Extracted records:
======
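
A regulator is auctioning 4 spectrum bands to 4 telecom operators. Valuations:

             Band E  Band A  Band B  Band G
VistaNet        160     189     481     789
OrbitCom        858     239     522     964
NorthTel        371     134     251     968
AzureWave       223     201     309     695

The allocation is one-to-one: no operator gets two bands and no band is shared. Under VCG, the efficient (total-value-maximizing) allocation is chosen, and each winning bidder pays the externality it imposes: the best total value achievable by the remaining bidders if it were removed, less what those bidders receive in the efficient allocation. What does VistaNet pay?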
======
Please output every record, keeping each line exact.

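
A regulator is auctioning 4 spectrum bands to 4 telecom operators. Valuations:

             Band E  Band A  Band B  Band G
VistaNet        160     189     481     789
OrbitCom        858     239     522     964
NorthTel        371     134     251     968
AzureWave       223     201     309     695

The allocation is one-to-one: no operator gets two bands and no band is shared. Under VCG, the efficient (total-value-maximizing) allocation is chosen, and each winning bidder pays the externality it imposes: the best total value achievable by the remaining bidders if it were removed, less what those bidders receive in the efficient allocation. What does VistaNet pay?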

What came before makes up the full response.